[Stored data entries]
===============

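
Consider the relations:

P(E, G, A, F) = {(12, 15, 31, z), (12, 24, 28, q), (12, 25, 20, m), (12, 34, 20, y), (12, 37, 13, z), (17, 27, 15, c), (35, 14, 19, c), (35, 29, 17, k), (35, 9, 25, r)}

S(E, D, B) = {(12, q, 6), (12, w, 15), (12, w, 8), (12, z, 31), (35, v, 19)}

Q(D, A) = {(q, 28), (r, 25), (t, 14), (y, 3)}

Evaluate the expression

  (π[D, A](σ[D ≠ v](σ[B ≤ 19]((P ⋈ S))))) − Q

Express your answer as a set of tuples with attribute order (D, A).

{(q, 13), (q, 20), (q, 31), (w, 13), (w, 20), (w, 28), (w, 31)}

P ⋈ S (natural join on E): {(12, 15, 31, z, q, 6), (12, 15, 31, z, w, 15), (12, 15, 31, z, w, 8), (12, 15, 31, z, z, 31), (12, 24, 28, q, q, 6), (12, 24, 28, q, w, 15), (12, 24, 28, q, w, 8), (12, 24, 28, q, z, 31), (12, 25, 20, m, q, 6), (12, 25, 20, m, w, 15), (12, 25, 20, m, w, 8), (12, 25, 20, m, z, 31), (12, 34, 20, y, q, 6), (12, 34, 20, y, w, 15), (12, 34, 20, y, w, 8), (12, 34, 20, y, z, 31), (12, 37, 13, z, q, 6), (12, 37, 13, z, w, 15), (12, 37, 13, z, w, 8), (12, 37, 13, z, z, 31), (35, 14, 19, c, v, 19), (35, 29, 17, k, v, 19), (35, 9, 25, r, v, 19)}
Apply σ_{B ≤ 19}; surviving tuples: {(12, 15, 31, z, q, 6), (12, 15, 31, z, w, 15), (12, 15, 31, z, w, 8), (12, 24, 28, q, q, 6), (12, 24, 28, q, w, 15), (12, 24, 28, q, w, 8), (12, 25, 20, m, q, 6), (12, 25, 20, m, w, 15), (12, 25, 20, m, w, 8), (12, 34, 20, y, q, 6), (12, 34, 20, y, w, 15), (12, 34, 20, y, w, 8), (12, 37, 13, z, q, 6), (12, 37, 13, z, w, 15), (12, 37, 13, z, w, 8), (35, 14, 19, c, v, 19), (35, 29, 17, k, v, 19), (35, 9, 25, r, v, 19)}
Apply σ_{D ≠ v}; surviving tuples: {(12, 15, 31, z, q, 6), (12, 15, 31, z, w, 15), (12, 15, 31, z, w, 8), (12, 24, 28, q, q, 6), (12, 24, 28, q, w, 15), (12, 24, 28, q, w, 8), (12, 25, 20, m, q, 6), (12, 25, 20, m, w, 15), (12, 25, 20, m, w, 8), (12, 34, 20, y, q, 6), (12, 34, 20, y, w, 15), (12, 34, 20, y, w, 8), (12, 37, 13, z, q, 6), (12, 37, 13, z, w, 15), (12, 37, 13, z, w, 8)}
π[D, A]: project onto (D, A) (7 duplicate(s) eliminated) → {(q, 13), (q, 20), (q, 28), (q, 31), (w, 13), (w, 20), (w, 28), (w, 31)}
Taking the difference: {(q, 13), (q, 20), (q, 31), (w, 13), (w, 20), (w, 28), (w, 31)}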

===============

- [Problem to solve]: From the opening line of the data above, please print each line as written up to and including the line that contains "(π[D, A](σ[D ≠ v](σ[B ≤ 19]((P ⋈ S))))) − Q", and nothing more.

- [Written solution]:
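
Consider the relations:

P(E, G, A, F) = {(12, 15, 31, z), (12, 24, 28, q), (12, 25, 20, m), (12, 34, 20, y), (12, 37, 13, z), (17, 27, 15, c), (35, 14, 19, c), (35, 29, 17, k), (35, 9, 25, r)}

S(E, D, B) = {(12, q, 6), (12, w, 15), (12, w, 8), (12, z, 31), (35, v, 19)}

Q(D, A) = {(q, 28), (r, 25), (t, 14), (y, 3)}

Evaluate the expression

  (π[D, A](σ[D ≠ v](σ[B ≤ 19]((P ⋈ S))))) − Q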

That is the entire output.